WHAT IS REQUIRED: When you find the word "Quartz" in a line of the entries, please copy the whole line.

Stored data:
──────────
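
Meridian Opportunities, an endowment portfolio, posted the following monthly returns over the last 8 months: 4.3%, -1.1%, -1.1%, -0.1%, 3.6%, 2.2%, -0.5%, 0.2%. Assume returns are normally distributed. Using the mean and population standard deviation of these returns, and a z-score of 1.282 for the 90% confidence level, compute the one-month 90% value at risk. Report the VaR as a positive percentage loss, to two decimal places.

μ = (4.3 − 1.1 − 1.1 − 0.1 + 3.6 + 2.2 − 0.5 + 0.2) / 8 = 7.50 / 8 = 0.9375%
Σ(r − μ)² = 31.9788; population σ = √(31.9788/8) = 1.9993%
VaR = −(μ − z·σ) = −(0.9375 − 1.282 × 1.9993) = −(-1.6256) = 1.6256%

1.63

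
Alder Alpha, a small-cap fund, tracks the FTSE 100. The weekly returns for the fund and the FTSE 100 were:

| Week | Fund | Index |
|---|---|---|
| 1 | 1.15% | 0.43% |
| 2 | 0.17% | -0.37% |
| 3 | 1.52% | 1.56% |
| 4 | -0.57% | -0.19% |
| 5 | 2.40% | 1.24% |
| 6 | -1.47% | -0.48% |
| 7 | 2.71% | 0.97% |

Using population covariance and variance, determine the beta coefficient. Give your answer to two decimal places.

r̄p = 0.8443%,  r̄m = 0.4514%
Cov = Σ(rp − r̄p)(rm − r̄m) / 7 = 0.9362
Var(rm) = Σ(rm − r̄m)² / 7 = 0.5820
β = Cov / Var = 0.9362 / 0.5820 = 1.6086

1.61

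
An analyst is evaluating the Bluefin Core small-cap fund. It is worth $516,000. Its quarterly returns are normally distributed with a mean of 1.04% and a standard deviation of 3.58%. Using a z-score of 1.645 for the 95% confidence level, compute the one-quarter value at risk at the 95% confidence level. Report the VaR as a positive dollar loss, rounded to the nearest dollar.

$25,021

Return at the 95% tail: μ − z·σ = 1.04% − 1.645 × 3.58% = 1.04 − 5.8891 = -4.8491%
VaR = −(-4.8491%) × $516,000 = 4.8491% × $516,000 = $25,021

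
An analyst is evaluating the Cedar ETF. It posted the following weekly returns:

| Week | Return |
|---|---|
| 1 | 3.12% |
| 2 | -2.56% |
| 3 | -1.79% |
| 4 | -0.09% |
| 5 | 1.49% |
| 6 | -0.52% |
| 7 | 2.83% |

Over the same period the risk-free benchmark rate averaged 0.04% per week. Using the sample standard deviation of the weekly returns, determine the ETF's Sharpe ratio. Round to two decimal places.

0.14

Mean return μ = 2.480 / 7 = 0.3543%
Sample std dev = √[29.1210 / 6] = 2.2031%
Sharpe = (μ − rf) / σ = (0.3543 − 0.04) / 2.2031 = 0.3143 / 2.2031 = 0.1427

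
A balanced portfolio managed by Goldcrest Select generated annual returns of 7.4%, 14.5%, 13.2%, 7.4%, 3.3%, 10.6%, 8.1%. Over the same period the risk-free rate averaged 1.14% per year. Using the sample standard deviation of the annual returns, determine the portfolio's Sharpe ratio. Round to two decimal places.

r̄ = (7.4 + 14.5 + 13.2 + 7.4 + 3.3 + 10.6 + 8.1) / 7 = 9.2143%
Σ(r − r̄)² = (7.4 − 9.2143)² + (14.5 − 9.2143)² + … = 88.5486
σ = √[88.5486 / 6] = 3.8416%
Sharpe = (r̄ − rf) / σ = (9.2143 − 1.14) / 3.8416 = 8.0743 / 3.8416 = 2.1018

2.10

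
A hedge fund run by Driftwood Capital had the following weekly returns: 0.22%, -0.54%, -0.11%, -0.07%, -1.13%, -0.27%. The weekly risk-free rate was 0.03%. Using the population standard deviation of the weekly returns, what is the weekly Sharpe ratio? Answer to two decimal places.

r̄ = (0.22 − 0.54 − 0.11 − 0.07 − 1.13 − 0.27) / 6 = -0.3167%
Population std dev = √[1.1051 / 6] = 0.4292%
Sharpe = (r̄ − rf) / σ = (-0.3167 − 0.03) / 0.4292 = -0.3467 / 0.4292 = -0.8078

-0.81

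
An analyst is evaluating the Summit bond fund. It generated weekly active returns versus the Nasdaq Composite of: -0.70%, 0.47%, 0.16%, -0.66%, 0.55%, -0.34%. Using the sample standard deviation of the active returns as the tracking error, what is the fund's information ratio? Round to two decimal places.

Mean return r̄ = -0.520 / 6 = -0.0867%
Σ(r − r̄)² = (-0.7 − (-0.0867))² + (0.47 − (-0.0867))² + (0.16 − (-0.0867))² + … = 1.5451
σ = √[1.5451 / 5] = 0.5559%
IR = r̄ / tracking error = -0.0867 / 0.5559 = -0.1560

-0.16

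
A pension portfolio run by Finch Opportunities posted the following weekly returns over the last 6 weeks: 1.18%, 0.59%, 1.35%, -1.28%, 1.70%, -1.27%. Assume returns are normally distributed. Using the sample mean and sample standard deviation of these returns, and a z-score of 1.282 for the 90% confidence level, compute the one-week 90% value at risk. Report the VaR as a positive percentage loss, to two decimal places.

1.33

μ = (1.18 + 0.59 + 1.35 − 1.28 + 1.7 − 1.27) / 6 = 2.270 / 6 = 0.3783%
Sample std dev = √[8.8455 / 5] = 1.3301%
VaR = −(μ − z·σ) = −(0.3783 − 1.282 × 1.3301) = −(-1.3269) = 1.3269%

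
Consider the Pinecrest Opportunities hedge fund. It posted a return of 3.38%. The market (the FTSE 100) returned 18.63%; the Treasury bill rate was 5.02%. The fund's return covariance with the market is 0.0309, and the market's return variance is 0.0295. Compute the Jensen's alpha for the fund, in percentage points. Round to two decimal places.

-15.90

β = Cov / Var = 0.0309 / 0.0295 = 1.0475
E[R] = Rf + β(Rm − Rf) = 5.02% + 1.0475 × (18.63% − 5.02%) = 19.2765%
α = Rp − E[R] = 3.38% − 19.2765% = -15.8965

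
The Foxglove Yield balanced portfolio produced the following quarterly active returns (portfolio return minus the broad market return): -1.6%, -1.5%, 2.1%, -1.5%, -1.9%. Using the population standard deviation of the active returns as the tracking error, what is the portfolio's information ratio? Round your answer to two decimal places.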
──────────
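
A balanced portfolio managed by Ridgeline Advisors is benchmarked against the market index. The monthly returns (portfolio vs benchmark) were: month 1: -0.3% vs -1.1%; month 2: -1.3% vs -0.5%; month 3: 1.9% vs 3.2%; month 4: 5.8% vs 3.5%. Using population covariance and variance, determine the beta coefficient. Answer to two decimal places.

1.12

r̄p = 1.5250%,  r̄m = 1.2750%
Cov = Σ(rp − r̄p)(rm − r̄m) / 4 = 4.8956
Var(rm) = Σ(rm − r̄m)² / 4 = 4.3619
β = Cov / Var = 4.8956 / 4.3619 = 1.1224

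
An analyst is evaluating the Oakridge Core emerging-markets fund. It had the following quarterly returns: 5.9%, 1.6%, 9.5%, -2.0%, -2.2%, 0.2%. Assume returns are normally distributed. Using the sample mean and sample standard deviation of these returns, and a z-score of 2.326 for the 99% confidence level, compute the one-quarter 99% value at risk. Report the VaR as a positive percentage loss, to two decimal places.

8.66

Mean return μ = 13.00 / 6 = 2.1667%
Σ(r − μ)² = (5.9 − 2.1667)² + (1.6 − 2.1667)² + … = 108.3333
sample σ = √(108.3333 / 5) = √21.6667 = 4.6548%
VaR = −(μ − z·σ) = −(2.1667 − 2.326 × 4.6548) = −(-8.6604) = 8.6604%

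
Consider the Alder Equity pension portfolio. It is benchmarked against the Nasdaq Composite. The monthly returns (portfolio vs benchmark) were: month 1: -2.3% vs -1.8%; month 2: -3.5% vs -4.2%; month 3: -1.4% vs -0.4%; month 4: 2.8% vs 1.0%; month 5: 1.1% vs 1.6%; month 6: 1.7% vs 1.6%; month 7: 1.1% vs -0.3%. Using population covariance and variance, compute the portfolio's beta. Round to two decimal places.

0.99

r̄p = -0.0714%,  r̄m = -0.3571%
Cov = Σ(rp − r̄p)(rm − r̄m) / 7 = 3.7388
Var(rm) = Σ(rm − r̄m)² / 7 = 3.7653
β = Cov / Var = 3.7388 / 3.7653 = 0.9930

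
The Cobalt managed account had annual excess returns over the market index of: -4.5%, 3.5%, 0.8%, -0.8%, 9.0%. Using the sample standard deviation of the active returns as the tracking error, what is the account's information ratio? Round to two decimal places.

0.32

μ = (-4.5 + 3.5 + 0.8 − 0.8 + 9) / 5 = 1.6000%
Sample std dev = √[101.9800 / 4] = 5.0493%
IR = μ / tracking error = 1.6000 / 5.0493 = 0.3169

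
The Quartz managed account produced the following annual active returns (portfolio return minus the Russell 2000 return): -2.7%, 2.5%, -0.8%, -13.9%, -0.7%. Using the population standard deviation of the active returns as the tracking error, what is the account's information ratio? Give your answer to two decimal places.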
──────────
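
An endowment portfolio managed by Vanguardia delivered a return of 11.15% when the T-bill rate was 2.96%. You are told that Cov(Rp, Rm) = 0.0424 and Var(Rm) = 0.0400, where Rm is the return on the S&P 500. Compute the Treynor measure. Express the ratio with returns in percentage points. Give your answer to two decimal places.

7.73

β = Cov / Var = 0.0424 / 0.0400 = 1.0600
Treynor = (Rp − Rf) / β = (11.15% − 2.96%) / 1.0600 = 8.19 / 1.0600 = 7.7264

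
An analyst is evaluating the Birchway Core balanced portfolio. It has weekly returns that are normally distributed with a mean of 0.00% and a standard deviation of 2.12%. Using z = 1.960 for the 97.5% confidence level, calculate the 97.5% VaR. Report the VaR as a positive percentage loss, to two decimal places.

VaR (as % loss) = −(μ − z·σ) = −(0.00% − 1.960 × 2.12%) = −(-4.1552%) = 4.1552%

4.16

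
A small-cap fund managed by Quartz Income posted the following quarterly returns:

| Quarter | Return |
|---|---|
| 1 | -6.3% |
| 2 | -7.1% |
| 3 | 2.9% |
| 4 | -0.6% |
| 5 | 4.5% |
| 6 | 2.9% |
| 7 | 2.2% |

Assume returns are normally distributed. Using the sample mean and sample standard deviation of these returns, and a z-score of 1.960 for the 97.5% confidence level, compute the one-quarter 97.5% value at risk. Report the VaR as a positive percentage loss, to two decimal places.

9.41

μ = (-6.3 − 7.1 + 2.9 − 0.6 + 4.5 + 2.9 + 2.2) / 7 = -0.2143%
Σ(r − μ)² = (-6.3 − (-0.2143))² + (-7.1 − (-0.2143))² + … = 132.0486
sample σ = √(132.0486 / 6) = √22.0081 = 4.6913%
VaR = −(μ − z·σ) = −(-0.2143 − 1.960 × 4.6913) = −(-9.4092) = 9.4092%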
──────────
RESULT FOR THIS EXERCISE:
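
The Quartz managed account produced the following annual active returns (portfolio return minus the Russell 2000 return): -2.7%, 2.5%, -0.8%, -13.9%, -0.7%. Using the population standard deviation of the active returns as the tracking error, what is the account's information ratio? Give your answer to two decimal places.
A small-cap fund managed by Quartz Income posted the following quarterly returns: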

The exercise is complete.